* _Instructions for the task_
Write out the whole listing again, exactly.

* _Records supplied_
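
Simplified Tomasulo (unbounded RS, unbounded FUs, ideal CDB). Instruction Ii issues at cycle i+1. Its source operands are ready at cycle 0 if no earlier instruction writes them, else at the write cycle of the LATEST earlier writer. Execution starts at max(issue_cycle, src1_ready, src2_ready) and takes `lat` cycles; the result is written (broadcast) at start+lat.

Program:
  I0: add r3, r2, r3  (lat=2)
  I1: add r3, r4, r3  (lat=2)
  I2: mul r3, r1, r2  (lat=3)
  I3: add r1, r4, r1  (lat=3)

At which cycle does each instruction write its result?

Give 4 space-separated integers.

Answer: 3 5 6 7

Derivation:
I0 add r3: issue@1 deps=(None,None) exec_start@1 write@3
I1 add r3: issue@2 deps=(None,0) exec_start@3 write@5
I2 mul r3: issue@3 deps=(None,None) exec_start@3 write@6
I3 add r1: issue@4 deps=(None,None) exec_start@4 write@7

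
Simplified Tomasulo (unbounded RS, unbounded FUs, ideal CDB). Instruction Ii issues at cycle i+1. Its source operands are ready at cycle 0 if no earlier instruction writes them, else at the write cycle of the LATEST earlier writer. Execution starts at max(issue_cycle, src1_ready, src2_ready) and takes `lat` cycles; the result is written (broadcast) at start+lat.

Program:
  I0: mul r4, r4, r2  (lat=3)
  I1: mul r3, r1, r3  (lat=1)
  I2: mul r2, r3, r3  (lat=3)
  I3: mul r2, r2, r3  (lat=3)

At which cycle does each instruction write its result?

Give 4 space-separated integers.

I0 mul r4: issue@1 deps=(None,None) exec_start@1 write@4
I1 mul r3: issue@2 deps=(None,None) exec_start@2 write@3
I2 mul r2: issue@3 deps=(1,1) exec_start@3 write@6
I3 mul r2: issue@4 deps=(2,1) exec_start@6 write@9

Answer: 4 3 6 9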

* _Task solution_
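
Simplified Tomasulo (unbounded RS, unbounded FUs, ideal CDB). Instruction Ii issues at cycle i+1. Its source operands are ready at cycle 0 if no earlier instruction writes them, else at the write cycle of the LATEST earlier writer. Execution starts at max(issue_cycle, src1_ready, src2_ready) and takes `lat` cycles; the result is written (broadcast) at start+lat.

Program:
  I0: add r3, r2, r3  (lat=2)
  I1: add r3, r4, r3  (lat=2)
  I2: mul r3, r1, r2  (lat=3)
  I3: add r1, r4, r1  (lat=3)

At which cycle does each instruction write its result?

Give 4 space-separated integers.

Answer: 3 5 6 7

Derivation:
I0 add r3: issue@1 deps=(None,None) exec_start@1 write@3
I1 add r3: issue@2 deps=(None,0) exec_start@3 write@5
I2 mul r3: issue@3 deps=(None,None) exec_start@3 write@6
I3 add r1: issue@4 deps=(None,None) exec_start@4 write@7

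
Simplified Tomasulo (unbounded RS, unbounded FUs, ideal CDB). Instruction Ii issues at cycle i+1. Its source operands are ready at cycle 0 if no earlier instruction writes them, else at the write cycle of the LATEST earlier writer. Execution starts at max(issue_cycle, src1_ready, src2_ready) and takes `lat` cycles; the result is written (broadcast) at start+lat.

Program:
  I0: mul r4, r4, r2  (lat=3)
  I1: mul r3, r1, r3  (lat=1)
  I2: mul r2, r3, r3  (lat=3)
  I3: mul r2, r2, r3  (lat=3)

At which cycle does each instruction write its result?

Give 4 space-separated integers.

I0 mul r4: issue@1 deps=(None,None) exec_start@1 write@4
I1 mul r3: issue@2 deps=(None,None) exec_start@2 write@3
I2 mul r2: issue@3 deps=(1,1) exec_start@3 write@6
I3 mul r2: issue@4 deps=(2,1) exec_start@6 write@9

Answer: 4 3 6 9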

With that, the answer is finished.